*Requirement*. Please print the entries below exactly, from the line with "P4 | 14 | 2 |" through the line with "D: arrival=2, burst=2", including both of those lines and leaving out all others.

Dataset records

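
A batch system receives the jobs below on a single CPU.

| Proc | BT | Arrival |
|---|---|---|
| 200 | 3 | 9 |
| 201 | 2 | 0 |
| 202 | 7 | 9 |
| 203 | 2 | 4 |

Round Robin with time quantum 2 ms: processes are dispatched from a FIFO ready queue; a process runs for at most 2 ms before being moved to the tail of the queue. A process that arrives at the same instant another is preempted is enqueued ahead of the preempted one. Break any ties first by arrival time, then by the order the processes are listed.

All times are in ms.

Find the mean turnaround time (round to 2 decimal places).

Gantt: | 201 0-2 | idle 2-4 | 203 4-6 | idle 6-9 | 200 9-11 | 202 11-13 | 200 13-14 | 202 14-19 |
Completion: 200=14  201=2  202=19  203=6
Turnaround times: 200=5, 201=2, 202=10, 203=2
Average turnaround = (5+2+10+2) / 4 = 19/4 = 4.75

4.75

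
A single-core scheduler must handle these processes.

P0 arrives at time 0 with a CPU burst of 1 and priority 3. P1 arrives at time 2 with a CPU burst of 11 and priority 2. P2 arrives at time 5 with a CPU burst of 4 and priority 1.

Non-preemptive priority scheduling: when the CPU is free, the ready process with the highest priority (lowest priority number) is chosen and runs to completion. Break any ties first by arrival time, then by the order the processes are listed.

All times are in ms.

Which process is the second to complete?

P1

Schedule: | P0 0-1 | idle 1-2 | P1 2-13 | P2 13-17 |
Completion: P0=1  P1=13  P2=17
Turnaround (C−A): P0=1  P1=11  P2=12
Finish order: P0 → P1 → P2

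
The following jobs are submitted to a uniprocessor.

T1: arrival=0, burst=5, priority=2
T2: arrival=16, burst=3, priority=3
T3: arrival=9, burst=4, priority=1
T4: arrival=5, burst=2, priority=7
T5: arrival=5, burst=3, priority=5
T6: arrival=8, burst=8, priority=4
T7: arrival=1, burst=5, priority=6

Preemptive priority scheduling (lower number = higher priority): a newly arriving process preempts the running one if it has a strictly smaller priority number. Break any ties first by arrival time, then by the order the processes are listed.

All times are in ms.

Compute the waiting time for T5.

Schedule: | T1 0-5 | T5 5-8 | T6 8-9 | T3 9-13 | T6 13-16 | T2 16-19 | T6 19-23 | T7 23-28 | T4 28-30 |
Completion: T1=5  T2=19  T3=13  T4=30  T5=8  T6=23  T7=28
Turnaround (C−A): T1=5  T2=3  T3=4  T4=25  T5=3  T6=15  T7=27
Waiting(T5) = turnaround − burst = 3 − 3 = 0

0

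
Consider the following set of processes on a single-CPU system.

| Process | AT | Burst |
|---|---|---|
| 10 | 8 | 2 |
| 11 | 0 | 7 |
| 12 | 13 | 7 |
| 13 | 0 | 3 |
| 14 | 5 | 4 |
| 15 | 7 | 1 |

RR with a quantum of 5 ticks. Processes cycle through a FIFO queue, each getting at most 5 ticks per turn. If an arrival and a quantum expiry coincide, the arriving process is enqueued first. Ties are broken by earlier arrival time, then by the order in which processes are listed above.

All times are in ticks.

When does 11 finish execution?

14

Schedule: | 11 0-5 | 13 5-8 | 14 8-12 | 11 12-14 | 15 14-15 | 10 15-17 | 12 17-24 |
Completion: 10=17  11=14  12=24  13=8  14=12  15=15
Turnaround (C−A): 10=9  11=14  12=11  13=8  14=7  15=8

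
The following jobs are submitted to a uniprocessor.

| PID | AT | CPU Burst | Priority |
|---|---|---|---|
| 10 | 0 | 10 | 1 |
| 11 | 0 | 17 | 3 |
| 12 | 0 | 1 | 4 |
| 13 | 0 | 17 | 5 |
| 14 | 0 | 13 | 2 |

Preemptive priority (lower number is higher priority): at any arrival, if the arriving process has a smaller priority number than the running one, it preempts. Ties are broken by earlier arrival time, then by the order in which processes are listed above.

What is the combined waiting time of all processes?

Schedule: | 10 0-10 | 14 10-23 | 11 23-40 | 12 40-41 | 13 41-58 |
Completion: 10=10  11=40  12=41  13=58  14=23
Turnaround (C−A): 10=10  11=40  12=41  13=58  14=23
Waiting = turnaround − burst: 10=0, 11=23, 12=40, 13=41, 14=10
Total waiting = 0 + 23 + 40 + 41 + 10 = 114

114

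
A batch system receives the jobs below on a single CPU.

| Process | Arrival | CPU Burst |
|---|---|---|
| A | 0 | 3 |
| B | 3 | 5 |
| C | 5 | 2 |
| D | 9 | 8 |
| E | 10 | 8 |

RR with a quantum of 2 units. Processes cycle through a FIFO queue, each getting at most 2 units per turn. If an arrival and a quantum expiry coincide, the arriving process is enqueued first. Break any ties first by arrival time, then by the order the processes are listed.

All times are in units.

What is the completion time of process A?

Timeline: | A 0-3 | B 3-5 | C 5-7 | B 7-9 | D 9-11 | B 11-12 | E 12-14 | D 14-16 | E 16-18 | D 18-20 | E 20-22 | D 22-24 | E 24-26 |
Completion: A=3  B=12  C=7  D=24  E=26

3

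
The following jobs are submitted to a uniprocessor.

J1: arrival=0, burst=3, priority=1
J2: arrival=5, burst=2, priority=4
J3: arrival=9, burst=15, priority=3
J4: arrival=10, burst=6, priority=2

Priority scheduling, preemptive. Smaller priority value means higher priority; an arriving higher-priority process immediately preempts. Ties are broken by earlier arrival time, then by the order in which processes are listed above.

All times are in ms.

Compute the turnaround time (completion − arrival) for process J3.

21

Schedule: | J1 0-3 | idle 3-5 | J2 5-7 | idle 7-9 | J3 9-10 | J4 10-16 | J3 16-30 |
Completion: J1=3  J2=7  J3=30  J4=16
Turnaround (C−A): J1=3  J2=2  J3=21  J4=6
Turnaround(J3) = completion − arrival = 30 − 9 = 21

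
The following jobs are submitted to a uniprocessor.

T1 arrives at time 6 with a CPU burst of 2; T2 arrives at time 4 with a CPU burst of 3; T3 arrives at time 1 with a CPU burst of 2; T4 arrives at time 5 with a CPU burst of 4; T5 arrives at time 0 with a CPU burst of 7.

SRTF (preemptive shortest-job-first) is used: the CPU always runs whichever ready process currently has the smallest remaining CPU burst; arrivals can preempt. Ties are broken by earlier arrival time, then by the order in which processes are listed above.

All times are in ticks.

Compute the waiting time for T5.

11

Timeline: | T5 0-1 | T3 1-3 | T5 3-4 | T2 4-7 | T1 7-9 | T4 9-13 | T5 13-18 |
Completion: T1=9  T2=7  T3=3  T4=13  T5=18
Turnaround (C−A): T1=3  T2=3  T3=2  T4=8  T5=18
Waiting(T5) = turnaround − burst = 18 − 7 = 11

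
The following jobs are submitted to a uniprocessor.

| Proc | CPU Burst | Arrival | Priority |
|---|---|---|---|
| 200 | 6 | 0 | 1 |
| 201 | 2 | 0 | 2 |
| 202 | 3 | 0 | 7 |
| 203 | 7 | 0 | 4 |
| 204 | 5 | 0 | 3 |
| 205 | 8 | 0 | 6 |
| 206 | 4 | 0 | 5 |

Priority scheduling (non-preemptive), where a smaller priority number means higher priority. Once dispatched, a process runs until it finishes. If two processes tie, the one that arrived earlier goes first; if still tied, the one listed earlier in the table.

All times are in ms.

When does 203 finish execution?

20

Schedule: | 200 0-6 | 201 6-8 | 204 8-13 | 203 13-20 | 206 20-24 | 205 24-32 | 202 32-35 |
Completion: 200=6  201=8  202=35  203=20  204=13  205=32  206=24
Turnaround (C−A): 200=6  201=8  202=35  203=20  204=13  205=32  206=24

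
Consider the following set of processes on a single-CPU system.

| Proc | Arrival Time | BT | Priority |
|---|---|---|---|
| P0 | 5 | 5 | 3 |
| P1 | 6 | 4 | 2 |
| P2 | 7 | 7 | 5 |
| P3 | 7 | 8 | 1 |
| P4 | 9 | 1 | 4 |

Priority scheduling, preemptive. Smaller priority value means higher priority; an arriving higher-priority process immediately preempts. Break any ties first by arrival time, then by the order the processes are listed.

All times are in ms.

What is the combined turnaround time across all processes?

Schedule: | idle 0-5 | P0 5-6 | P1 6-7 | P3 7-15 | P1 15-18 | P0 18-22 | P4 22-23 | P2 23-30 |
Completion: P0=22  P1=18  P2=30  P3=15  P4=23
Turnaround = completion − arrival: P0=17, P1=12, P2=23, P3=8, P4=14
Total turnaround = 17 + 12 + 23 + 8 + 14 = 74

74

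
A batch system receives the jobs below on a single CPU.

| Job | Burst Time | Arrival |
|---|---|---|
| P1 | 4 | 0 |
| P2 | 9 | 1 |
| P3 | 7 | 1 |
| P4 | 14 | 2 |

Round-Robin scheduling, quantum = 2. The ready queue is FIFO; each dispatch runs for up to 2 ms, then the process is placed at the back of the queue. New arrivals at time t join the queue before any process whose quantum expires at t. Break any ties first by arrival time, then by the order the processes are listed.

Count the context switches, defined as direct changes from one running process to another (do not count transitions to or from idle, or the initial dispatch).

Gantt: | P1 0-2 | P2 2-4 | P3 4-6 | P4 6-8 | P1 8-10 | P2 10-12 | P3 12-14 | P4 14-16 | P2 16-18 | P3 18-20 | P4 20-22 | P2 22-24 | P3 24-25 | P4 25-27 | P2 27-28 | P4 28-34 |
Completion: P1=10  P2=28  P3=25  P4=34

15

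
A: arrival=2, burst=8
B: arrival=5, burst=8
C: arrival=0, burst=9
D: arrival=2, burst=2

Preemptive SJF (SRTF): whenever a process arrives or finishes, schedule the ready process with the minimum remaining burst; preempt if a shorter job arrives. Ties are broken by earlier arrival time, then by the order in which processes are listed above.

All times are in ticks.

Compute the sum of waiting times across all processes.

Schedule: | C 0-2 | D 2-4 | C 4-11 | A 11-19 | B 19-27 |
Completion: A=19  B=27  C=11  D=4
Turnaround (C−A): A=17  B=22  C=11  D=2
Waiting = turnaround − burst: A=9, B=14, C=2, D=0
Total waiting = 9 + 14 + 2 + 0 = 25

25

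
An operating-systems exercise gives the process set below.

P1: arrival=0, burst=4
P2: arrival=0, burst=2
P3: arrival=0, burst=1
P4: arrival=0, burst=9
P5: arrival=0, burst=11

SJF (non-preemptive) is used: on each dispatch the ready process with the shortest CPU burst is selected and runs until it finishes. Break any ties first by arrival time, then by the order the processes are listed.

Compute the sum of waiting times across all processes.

27

Gantt: | P3 0-1 | P2 1-3 | P1 3-7 | P4 7-16 | P5 16-27 |
Completion: P1=7  P2=3  P3=1  P4=16  P5=27
Waiting = turnaround − burst: P1=3, P2=1, P3=0, P4=7, P5=16
Total waiting = 3 + 1 + 0 + 7 + 16 = 27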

*Written response*.
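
| P4 | 14 | 2 |

Round-Robin scheduling, quantum = 2. The ready queue is FIFO; each dispatch runs for up to 2 ms, then the process is placed at the back of the queue. New arrivals at time t join the queue before any process whose quantum expires at t. Break any ties first by arrival time, then by the order the processes are listed.

Count the context switches, defined as direct changes from one running process to another (do not count transitions to or from idle, or the initial dispatch).

Gantt: | P1 0-2 | P2 2-4 | P3 4-6 | P4 6-8 | P1 8-10 | P2 10-12 | P3 12-14 | P4 14-16 | P2 16-18 | P3 18-20 | P4 20-22 | P2 22-24 | P3 24-25 | P4 25-27 | P2 27-28 | P4 28-34 |
Completion: P1=10  P2=28  P3=25  P4=34

15

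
A: arrival=2, burst=8
B: arrival=5, burst=8
C: arrival=0, burst=9
D: arrival=2, burst=2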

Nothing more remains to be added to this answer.